Look through the lines below for the word "from", and copy every line that has it.

Material provided Block Start

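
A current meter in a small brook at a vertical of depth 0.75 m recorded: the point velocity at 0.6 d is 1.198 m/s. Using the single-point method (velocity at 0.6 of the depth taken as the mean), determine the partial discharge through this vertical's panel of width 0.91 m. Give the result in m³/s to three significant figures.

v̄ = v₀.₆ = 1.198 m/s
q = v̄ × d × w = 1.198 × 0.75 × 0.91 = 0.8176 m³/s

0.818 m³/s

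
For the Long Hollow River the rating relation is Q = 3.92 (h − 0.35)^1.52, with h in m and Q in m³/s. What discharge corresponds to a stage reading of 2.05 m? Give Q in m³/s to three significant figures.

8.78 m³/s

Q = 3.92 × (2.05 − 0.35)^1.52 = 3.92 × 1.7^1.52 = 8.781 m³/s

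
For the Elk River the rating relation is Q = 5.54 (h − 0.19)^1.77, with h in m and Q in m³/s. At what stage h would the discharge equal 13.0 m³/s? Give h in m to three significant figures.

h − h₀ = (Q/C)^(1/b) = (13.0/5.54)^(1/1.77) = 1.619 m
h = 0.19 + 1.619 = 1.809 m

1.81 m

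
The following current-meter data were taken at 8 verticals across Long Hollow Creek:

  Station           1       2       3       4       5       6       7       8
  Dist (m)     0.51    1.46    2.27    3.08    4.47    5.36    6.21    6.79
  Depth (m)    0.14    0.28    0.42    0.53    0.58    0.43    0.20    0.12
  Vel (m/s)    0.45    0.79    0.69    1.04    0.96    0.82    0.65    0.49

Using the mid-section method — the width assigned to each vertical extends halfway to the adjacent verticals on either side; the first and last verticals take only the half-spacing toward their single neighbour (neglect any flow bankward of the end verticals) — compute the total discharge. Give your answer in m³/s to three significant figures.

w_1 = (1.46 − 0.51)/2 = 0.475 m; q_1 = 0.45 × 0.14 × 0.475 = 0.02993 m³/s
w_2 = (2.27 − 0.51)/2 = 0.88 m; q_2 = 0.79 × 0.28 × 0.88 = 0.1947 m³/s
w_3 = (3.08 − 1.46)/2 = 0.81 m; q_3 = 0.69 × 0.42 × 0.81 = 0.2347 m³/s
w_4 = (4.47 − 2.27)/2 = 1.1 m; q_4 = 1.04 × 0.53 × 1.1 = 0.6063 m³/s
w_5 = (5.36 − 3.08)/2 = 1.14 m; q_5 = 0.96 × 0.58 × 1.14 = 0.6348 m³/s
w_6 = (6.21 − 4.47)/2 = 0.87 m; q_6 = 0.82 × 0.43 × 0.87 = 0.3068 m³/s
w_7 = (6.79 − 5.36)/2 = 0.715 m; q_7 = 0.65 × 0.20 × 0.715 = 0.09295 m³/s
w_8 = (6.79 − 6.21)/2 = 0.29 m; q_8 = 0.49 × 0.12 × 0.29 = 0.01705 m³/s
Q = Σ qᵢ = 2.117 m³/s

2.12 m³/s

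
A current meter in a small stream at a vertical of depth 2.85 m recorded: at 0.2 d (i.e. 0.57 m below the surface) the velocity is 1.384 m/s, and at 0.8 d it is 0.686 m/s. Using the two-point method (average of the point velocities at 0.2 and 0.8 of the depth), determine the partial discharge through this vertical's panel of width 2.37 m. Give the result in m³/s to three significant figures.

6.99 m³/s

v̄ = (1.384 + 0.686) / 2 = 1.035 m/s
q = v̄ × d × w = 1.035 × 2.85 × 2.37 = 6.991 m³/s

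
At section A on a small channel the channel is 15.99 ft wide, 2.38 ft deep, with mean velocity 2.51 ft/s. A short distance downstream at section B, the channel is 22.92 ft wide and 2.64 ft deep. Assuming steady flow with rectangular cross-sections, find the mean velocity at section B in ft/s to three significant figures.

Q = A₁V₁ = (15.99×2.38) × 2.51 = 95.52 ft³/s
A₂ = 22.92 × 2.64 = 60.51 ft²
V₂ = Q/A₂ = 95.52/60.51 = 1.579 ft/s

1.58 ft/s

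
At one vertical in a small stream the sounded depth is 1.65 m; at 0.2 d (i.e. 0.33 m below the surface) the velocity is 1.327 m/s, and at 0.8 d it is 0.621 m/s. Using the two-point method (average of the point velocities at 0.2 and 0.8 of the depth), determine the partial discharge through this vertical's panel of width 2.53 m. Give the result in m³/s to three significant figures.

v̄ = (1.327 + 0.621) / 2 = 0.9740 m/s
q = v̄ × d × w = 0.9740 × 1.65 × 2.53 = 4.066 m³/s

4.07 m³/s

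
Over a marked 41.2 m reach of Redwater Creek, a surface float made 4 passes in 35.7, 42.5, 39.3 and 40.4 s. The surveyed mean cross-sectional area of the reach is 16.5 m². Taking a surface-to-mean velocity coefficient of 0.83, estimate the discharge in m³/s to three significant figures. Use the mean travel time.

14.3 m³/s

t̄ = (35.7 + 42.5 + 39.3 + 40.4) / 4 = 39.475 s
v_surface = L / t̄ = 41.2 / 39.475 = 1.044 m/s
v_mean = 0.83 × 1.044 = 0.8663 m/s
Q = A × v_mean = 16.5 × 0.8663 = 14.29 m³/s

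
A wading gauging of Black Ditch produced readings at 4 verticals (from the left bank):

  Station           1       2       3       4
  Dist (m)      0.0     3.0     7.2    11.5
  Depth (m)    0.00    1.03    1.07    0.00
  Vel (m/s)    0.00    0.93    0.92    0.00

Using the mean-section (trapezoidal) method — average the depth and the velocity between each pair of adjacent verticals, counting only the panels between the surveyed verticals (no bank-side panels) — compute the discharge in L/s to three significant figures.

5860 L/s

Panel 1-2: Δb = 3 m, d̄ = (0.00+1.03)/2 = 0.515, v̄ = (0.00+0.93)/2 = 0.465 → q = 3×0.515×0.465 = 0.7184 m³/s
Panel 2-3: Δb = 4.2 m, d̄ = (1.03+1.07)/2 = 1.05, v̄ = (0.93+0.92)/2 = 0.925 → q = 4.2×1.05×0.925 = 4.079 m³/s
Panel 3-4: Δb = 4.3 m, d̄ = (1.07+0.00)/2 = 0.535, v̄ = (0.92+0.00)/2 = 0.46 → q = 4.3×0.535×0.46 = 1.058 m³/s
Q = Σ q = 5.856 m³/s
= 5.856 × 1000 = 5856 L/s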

Material provided Block End
Material provided Block Start

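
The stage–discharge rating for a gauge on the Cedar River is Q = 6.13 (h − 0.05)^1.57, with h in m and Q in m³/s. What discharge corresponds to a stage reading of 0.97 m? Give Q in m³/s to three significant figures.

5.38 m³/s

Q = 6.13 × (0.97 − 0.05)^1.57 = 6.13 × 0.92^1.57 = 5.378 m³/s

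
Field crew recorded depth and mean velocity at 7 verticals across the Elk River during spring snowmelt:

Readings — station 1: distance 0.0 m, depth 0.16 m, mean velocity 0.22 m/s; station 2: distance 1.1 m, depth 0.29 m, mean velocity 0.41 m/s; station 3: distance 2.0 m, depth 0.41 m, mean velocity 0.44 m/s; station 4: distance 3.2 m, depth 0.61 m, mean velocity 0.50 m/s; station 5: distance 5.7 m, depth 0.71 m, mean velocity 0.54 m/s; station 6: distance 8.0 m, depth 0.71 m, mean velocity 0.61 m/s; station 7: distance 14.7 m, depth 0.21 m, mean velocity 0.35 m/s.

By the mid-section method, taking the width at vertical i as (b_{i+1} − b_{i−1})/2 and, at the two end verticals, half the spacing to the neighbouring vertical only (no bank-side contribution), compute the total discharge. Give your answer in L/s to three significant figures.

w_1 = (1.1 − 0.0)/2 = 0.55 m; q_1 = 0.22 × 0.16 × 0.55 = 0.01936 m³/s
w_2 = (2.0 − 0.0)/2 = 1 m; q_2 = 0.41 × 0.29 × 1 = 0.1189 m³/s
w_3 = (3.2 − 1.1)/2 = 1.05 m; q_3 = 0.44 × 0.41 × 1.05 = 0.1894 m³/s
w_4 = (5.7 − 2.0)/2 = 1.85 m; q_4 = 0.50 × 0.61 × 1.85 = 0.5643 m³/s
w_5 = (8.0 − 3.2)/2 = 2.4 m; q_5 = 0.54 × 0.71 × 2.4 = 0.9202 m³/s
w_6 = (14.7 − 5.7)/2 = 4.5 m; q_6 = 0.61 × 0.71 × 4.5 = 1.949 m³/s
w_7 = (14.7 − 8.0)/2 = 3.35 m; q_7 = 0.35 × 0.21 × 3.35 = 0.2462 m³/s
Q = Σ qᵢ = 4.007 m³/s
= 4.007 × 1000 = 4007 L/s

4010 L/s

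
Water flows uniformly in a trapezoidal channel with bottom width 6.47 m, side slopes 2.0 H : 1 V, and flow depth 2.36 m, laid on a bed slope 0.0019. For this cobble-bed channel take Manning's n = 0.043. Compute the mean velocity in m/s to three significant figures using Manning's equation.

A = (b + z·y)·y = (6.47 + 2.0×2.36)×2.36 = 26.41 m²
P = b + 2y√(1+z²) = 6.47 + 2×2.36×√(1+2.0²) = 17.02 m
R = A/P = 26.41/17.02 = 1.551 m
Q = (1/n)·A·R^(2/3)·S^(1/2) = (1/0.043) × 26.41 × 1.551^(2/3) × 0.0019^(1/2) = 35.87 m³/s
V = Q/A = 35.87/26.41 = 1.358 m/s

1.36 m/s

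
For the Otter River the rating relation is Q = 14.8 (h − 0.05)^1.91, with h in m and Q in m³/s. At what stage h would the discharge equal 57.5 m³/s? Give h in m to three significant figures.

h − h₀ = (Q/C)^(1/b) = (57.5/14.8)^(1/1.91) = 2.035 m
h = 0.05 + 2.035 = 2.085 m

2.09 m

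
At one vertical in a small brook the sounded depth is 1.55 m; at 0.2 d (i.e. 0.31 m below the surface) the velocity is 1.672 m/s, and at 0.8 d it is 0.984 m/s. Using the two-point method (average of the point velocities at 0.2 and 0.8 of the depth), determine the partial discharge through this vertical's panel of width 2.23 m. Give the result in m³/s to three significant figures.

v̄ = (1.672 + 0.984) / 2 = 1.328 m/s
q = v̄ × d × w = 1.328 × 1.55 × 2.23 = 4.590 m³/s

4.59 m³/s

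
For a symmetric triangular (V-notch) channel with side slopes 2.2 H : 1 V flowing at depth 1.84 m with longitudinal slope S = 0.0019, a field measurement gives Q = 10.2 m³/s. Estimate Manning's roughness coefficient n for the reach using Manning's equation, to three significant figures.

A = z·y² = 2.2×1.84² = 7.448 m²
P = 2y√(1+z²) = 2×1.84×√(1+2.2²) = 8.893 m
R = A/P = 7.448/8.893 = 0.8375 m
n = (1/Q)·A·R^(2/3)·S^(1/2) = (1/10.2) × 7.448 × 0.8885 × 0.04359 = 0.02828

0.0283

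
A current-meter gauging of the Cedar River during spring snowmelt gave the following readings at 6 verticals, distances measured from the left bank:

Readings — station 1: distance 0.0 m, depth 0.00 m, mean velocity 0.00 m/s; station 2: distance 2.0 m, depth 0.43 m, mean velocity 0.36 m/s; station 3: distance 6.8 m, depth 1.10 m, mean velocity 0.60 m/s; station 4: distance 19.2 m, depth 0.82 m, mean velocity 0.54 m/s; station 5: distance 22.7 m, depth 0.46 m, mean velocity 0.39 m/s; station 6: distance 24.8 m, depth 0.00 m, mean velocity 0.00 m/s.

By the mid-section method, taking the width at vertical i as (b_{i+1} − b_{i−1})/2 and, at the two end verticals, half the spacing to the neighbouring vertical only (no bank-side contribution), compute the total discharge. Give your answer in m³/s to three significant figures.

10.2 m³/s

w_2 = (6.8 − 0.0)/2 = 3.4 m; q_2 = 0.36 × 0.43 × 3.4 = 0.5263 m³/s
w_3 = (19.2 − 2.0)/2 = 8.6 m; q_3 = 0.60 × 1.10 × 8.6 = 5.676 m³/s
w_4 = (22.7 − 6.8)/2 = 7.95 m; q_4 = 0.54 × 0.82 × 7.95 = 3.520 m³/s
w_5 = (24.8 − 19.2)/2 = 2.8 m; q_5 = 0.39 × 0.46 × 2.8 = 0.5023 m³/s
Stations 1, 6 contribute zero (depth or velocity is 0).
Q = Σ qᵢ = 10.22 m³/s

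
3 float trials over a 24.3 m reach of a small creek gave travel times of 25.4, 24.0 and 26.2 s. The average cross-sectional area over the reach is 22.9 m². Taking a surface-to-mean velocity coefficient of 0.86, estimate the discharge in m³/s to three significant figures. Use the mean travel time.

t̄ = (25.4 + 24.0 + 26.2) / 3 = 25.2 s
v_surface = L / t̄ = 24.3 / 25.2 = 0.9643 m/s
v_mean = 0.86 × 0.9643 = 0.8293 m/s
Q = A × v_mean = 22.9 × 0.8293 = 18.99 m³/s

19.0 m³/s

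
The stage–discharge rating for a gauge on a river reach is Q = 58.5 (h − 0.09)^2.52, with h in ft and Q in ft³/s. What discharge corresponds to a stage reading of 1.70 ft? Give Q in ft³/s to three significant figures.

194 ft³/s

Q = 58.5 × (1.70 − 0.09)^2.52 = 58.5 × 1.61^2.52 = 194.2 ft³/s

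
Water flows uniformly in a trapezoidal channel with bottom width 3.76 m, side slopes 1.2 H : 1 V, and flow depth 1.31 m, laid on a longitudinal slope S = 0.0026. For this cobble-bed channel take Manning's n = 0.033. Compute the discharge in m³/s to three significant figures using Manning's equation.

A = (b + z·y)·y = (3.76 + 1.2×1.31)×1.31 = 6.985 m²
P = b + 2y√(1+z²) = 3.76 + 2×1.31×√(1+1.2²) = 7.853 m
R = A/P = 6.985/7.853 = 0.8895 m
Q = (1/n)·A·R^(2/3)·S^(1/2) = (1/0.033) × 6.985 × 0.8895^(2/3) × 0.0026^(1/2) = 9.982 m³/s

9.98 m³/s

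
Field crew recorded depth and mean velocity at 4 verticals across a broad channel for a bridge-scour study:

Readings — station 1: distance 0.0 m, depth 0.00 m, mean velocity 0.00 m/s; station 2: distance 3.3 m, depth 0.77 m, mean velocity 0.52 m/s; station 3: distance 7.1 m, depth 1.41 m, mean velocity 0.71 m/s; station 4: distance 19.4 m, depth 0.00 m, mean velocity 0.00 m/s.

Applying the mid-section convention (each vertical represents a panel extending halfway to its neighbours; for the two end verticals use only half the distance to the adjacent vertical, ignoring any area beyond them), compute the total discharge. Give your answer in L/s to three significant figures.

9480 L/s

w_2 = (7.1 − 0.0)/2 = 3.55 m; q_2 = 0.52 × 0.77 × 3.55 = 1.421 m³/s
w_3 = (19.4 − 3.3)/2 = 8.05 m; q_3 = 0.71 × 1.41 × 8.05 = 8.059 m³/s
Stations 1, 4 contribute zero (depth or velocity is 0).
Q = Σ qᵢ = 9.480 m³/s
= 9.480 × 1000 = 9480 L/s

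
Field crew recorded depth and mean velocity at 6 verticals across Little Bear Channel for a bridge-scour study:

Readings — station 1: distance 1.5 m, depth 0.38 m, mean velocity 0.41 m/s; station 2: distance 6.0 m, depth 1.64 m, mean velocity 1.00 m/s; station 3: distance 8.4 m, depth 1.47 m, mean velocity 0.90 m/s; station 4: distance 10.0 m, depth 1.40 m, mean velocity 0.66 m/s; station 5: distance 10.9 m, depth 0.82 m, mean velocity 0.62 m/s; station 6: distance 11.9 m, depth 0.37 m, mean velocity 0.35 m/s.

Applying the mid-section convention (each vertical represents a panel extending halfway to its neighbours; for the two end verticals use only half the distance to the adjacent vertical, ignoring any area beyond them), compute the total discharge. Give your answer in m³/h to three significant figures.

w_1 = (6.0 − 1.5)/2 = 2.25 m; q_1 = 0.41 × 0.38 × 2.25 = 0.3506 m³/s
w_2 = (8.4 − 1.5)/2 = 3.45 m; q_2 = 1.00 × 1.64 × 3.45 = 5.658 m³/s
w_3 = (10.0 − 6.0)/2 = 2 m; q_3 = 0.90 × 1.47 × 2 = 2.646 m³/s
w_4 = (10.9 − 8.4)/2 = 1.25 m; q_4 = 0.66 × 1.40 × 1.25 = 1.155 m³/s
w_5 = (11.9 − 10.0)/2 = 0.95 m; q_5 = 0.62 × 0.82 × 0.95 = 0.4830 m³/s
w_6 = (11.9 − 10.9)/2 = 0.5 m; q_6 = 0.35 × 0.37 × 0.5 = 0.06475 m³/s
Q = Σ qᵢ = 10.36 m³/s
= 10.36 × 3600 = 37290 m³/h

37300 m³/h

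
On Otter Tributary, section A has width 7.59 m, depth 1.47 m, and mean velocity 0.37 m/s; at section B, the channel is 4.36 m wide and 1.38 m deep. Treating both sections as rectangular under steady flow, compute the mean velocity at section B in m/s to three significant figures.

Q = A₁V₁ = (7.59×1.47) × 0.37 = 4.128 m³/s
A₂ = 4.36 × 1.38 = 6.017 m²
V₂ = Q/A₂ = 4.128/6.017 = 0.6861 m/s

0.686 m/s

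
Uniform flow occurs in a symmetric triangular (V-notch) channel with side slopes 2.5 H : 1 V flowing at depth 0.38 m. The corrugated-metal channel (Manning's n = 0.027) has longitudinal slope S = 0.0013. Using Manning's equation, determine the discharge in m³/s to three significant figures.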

Material provided Block End

Written response:
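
A wading gauging of Black Ditch produced readings at 4 verticals (from the left bank):
A current-meter gauging of the Cedar River during spring snowmelt gave the following readings at 6 verticals, distances measured from the left bank: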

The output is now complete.